* _Problem description_
Report all lines from the entries below in which "tenants" appears.

* _Material provided_
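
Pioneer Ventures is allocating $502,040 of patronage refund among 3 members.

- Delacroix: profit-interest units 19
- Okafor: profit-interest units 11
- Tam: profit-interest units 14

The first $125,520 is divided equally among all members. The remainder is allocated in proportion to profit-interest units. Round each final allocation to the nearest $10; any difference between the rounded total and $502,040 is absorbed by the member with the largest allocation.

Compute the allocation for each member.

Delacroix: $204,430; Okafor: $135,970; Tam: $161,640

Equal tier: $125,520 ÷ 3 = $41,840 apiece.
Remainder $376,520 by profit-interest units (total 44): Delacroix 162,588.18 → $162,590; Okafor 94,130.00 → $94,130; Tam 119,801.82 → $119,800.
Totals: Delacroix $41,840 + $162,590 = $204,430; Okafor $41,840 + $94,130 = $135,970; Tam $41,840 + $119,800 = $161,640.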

* * *

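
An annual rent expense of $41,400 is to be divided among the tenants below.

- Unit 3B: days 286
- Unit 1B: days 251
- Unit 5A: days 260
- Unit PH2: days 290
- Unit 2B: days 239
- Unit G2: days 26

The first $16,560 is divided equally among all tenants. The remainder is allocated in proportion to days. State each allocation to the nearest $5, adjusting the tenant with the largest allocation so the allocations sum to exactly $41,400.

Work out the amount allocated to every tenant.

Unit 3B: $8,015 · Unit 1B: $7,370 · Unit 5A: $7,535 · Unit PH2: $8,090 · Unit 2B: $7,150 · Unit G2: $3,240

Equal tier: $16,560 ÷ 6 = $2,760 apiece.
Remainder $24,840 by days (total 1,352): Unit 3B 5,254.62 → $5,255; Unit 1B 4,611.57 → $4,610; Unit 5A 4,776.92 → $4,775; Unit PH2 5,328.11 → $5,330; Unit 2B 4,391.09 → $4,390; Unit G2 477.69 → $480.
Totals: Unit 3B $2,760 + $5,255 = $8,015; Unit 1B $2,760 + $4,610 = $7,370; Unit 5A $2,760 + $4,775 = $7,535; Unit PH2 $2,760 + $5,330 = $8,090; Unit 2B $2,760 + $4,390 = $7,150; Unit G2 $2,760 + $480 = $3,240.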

* _Solved problem_
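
An annual rent expense of $41,400 is to be divided among the tenants below.
The first $16,560 is divided equally among all tenants. The remainder is allocated in proportion to days. State each allocation to the nearest $5, adjusting the tenant with the largest allocation so the allocations sum to exactly $41,400.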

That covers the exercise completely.